> _PROBLEM REQUIREMENTS_
Word for word, the listing below should be printed again.

> _SUPPLIED INFORMATION_

* * * *

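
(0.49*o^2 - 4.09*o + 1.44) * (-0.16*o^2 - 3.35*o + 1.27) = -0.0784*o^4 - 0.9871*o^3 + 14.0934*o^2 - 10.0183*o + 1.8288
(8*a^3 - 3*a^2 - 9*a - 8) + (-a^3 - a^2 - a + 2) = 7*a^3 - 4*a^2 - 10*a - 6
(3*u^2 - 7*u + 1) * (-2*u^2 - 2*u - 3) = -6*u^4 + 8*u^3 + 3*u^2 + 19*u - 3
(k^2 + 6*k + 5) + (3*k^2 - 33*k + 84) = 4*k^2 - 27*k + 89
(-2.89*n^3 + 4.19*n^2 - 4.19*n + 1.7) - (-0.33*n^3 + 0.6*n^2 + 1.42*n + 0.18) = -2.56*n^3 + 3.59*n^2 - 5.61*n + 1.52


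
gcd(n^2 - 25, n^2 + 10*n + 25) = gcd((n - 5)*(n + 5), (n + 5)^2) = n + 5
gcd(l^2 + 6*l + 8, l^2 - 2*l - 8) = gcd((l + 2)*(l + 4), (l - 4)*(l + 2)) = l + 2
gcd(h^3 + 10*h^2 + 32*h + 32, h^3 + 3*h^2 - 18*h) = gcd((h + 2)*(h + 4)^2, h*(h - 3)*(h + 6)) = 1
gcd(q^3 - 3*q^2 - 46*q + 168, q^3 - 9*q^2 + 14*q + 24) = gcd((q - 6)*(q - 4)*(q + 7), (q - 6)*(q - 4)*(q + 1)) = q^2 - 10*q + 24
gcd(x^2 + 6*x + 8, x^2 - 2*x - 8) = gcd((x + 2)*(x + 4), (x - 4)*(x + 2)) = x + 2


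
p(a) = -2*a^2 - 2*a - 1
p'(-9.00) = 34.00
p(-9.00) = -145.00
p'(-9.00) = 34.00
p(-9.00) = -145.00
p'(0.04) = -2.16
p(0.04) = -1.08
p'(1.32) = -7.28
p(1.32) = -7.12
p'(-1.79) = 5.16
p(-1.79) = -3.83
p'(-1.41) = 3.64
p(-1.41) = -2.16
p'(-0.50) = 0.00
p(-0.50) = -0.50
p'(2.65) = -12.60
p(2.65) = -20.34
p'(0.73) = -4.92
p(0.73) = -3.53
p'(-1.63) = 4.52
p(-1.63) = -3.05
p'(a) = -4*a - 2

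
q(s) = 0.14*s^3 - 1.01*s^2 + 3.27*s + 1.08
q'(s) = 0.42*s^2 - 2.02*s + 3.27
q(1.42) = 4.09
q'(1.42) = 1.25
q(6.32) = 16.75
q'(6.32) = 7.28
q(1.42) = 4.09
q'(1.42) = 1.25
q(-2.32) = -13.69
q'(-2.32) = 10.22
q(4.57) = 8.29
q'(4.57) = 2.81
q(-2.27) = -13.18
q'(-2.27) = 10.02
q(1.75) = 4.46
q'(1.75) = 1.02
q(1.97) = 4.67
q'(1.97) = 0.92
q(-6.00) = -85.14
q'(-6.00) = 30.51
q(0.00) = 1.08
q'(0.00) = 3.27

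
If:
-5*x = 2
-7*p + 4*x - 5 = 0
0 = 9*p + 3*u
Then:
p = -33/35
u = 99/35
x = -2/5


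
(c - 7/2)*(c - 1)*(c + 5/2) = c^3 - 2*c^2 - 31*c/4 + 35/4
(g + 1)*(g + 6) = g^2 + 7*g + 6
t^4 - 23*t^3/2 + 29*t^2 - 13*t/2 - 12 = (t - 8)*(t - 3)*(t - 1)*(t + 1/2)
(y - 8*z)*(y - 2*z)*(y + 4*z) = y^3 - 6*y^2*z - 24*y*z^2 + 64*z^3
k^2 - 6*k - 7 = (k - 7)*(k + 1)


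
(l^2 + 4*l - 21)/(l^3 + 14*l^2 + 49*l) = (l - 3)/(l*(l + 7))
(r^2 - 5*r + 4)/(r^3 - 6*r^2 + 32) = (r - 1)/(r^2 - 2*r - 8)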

* * * *

> _WORKED SOLUTION_
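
(0.49*o^2 - 4.09*o + 1.44) * (-0.16*o^2 - 3.35*o + 1.27) = -0.0784*o^4 - 0.9871*o^3 + 14.0934*o^2 - 10.0183*o + 1.8288
(8*a^3 - 3*a^2 - 9*a - 8) + (-a^3 - a^2 - a + 2) = 7*a^3 - 4*a^2 - 10*a - 6
(3*u^2 - 7*u + 1) * (-2*u^2 - 2*u - 3) = -6*u^4 + 8*u^3 + 3*u^2 + 19*u - 3
(k^2 + 6*k + 5) + (3*k^2 - 33*k + 84) = 4*k^2 - 27*k + 89
(-2.89*n^3 + 4.19*n^2 - 4.19*n + 1.7) - (-0.33*n^3 + 0.6*n^2 + 1.42*n + 0.18) = -2.56*n^3 + 3.59*n^2 - 5.61*n + 1.52


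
gcd(n^2 - 25, n^2 + 10*n + 25) = gcd((n - 5)*(n + 5), (n + 5)^2) = n + 5
gcd(l^2 + 6*l + 8, l^2 - 2*l - 8) = gcd((l + 2)*(l + 4), (l - 4)*(l + 2)) = l + 2
gcd(h^3 + 10*h^2 + 32*h + 32, h^3 + 3*h^2 - 18*h) = gcd((h + 2)*(h + 4)^2, h*(h - 3)*(h + 6)) = 1
gcd(q^3 - 3*q^2 - 46*q + 168, q^3 - 9*q^2 + 14*q + 24) = gcd((q - 6)*(q - 4)*(q + 7), (q - 6)*(q - 4)*(q + 1)) = q^2 - 10*q + 24
gcd(x^2 + 6*x + 8, x^2 - 2*x - 8) = gcd((x + 2)*(x + 4), (x - 4)*(x + 2)) = x + 2


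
p(a) = -2*a^2 - 2*a - 1
p'(-9.00) = 34.00
p(-9.00) = -145.00
p'(-9.00) = 34.00
p(-9.00) = -145.00
p'(0.04) = -2.16
p(0.04) = -1.08
p'(1.32) = -7.28
p(1.32) = -7.12
p'(-1.79) = 5.16
p(-1.79) = -3.83
p'(-1.41) = 3.64
p(-1.41) = -2.16
p'(-0.50) = 0.00
p(-0.50) = -0.50
p'(2.65) = -12.60
p(2.65) = -20.34
p'(0.73) = -4.92
p(0.73) = -3.53
p'(-1.63) = 4.52
p(-1.63) = -3.05
p'(a) = -4*a - 2

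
q(s) = 0.14*s^3 - 1.01*s^2 + 3.27*s + 1.08
q'(s) = 0.42*s^2 - 2.02*s + 3.27
q(1.42) = 4.09
q'(1.42) = 1.25
q(6.32) = 16.75
q'(6.32) = 7.28
q(1.42) = 4.09
q'(1.42) = 1.25
q(-2.32) = -13.69
q'(-2.32) = 10.22
q(4.57) = 8.29
q'(4.57) = 2.81
q(-2.27) = -13.18
q'(-2.27) = 10.02
q(1.75) = 4.46
q'(1.75) = 1.02
q(1.97) = 4.67
q'(1.97) = 0.92
q(-6.00) = -85.14
q'(-6.00) = 30.51
q(0.00) = 1.08
q'(0.00) = 3.27

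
If:
-5*x = 2
-7*p + 4*x - 5 = 0
0 = 9*p + 3*u
Then:
p = -33/35
u = 99/35
x = -2/5


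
(c - 7/2)*(c - 1)*(c + 5/2) = c^3 - 2*c^2 - 31*c/4 + 35/4
(g + 1)*(g + 6) = g^2 + 7*g + 6
t^4 - 23*t^3/2 + 29*t^2 - 13*t/2 - 12 = (t - 8)*(t - 3)*(t - 1)*(t + 1/2)
(y - 8*z)*(y - 2*z)*(y + 4*z) = y^3 - 6*y^2*z - 24*y*z^2 + 64*z^3
k^2 - 6*k - 7 = (k - 7)*(k + 1)


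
(l^2 + 4*l - 21)/(l^3 + 14*l^2 + 49*l) = (l - 3)/(l*(l + 7))
(r^2 - 5*r + 4)/(r^3 - 6*r^2 + 32) = (r - 1)/(r^2 - 2*r - 8)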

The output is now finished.